» **What is needed**: Every line with the string "Gaussian" in it belongs in your answer, so copy them all from the data.

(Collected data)

———

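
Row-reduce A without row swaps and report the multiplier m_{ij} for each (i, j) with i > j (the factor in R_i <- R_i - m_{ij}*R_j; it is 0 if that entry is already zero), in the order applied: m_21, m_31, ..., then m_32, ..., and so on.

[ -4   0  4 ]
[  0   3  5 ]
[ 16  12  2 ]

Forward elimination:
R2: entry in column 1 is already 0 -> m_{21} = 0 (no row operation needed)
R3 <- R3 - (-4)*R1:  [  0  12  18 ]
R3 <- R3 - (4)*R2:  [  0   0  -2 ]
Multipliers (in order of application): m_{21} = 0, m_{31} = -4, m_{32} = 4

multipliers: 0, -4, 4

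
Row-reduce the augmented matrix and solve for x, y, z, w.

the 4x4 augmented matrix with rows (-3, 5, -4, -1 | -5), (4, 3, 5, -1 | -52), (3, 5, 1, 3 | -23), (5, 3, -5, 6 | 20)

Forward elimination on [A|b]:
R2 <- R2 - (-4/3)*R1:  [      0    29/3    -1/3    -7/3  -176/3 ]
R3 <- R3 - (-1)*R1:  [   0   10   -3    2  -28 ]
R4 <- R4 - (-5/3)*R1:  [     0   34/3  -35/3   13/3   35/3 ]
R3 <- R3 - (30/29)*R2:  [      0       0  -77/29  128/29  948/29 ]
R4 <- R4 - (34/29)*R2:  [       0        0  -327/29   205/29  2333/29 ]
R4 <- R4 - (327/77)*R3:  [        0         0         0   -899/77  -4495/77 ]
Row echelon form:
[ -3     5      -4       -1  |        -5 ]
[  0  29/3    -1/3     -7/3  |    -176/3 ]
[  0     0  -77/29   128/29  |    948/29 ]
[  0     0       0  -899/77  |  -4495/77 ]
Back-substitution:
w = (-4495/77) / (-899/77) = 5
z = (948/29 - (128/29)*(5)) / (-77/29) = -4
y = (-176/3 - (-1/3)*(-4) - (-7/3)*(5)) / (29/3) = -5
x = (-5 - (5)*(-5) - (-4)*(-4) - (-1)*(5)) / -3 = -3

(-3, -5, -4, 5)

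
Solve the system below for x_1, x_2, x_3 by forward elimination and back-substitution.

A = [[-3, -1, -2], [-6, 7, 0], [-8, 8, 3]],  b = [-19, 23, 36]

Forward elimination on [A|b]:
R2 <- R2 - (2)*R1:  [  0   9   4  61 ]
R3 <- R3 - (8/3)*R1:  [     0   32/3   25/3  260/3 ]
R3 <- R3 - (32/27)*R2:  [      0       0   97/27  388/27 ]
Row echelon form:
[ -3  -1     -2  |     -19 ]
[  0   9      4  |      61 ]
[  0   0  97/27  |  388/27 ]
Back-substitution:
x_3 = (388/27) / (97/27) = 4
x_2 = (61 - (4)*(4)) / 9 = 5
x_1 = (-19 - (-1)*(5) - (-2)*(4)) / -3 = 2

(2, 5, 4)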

———

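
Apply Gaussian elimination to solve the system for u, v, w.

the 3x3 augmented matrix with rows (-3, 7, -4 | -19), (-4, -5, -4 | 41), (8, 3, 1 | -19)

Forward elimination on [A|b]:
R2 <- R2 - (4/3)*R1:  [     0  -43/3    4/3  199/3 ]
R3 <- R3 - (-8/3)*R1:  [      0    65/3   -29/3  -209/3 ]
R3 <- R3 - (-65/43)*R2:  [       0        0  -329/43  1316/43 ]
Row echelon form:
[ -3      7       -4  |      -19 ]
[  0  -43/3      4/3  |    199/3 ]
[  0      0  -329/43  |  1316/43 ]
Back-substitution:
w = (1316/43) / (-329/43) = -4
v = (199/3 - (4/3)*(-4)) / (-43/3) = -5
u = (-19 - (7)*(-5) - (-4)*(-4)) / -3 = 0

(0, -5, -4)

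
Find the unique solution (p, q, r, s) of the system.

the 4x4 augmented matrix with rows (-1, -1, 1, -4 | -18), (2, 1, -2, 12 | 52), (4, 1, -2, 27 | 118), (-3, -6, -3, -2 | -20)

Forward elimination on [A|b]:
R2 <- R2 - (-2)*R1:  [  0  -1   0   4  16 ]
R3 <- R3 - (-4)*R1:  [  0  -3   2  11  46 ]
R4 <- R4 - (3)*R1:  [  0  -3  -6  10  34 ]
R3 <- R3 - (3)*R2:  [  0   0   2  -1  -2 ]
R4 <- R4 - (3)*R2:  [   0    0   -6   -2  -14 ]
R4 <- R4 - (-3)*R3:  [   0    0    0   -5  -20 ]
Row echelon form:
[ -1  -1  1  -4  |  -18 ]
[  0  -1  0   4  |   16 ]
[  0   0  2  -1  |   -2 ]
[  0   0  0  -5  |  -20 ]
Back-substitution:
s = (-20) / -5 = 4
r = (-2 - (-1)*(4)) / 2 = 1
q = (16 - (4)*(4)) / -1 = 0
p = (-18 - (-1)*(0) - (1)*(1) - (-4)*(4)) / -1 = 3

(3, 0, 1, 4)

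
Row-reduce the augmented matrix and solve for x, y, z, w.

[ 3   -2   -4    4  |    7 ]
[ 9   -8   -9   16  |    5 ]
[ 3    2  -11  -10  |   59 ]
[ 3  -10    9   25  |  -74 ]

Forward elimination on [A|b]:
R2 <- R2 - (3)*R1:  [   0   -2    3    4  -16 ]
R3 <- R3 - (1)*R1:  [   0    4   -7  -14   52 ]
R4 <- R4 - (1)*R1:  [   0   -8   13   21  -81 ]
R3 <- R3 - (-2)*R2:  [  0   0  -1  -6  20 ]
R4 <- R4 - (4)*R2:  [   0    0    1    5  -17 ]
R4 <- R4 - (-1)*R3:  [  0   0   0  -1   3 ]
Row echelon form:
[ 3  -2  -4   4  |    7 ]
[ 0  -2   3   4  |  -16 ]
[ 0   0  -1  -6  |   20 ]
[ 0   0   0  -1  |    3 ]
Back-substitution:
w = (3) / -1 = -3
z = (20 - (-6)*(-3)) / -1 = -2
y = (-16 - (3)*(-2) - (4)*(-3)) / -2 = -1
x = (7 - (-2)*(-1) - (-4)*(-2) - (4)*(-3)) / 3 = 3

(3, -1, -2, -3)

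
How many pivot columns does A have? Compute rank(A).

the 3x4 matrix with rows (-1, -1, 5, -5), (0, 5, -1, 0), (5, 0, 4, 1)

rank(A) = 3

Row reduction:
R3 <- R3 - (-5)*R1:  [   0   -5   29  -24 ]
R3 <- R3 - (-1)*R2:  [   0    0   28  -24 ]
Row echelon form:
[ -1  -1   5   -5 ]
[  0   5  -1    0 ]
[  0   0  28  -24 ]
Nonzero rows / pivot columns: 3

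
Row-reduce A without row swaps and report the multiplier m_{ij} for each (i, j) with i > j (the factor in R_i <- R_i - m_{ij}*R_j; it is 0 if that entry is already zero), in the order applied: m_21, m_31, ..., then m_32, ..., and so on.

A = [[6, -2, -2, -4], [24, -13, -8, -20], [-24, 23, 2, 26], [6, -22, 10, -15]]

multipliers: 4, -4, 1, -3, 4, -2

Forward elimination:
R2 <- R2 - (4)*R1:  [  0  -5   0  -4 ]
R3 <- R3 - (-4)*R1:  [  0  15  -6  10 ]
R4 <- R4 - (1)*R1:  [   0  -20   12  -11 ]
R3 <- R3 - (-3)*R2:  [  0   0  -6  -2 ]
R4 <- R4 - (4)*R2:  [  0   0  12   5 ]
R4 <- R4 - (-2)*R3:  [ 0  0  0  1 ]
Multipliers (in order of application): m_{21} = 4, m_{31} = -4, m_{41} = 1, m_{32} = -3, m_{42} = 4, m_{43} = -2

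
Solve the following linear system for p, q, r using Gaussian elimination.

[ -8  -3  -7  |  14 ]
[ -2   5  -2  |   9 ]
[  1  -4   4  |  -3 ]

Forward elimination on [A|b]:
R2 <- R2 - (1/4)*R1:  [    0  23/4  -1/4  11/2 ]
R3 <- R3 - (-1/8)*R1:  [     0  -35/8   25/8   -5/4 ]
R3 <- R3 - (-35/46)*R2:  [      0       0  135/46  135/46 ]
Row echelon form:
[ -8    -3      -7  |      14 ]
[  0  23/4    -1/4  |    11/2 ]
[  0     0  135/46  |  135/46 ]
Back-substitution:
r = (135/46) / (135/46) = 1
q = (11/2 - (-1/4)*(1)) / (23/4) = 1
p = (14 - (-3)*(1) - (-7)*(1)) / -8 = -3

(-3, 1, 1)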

———

» **Reply**:
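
Apply Gaussian elimination to solve the system for u, v, w.
Solve the following linear system for p, q, r using Gaussian elimination.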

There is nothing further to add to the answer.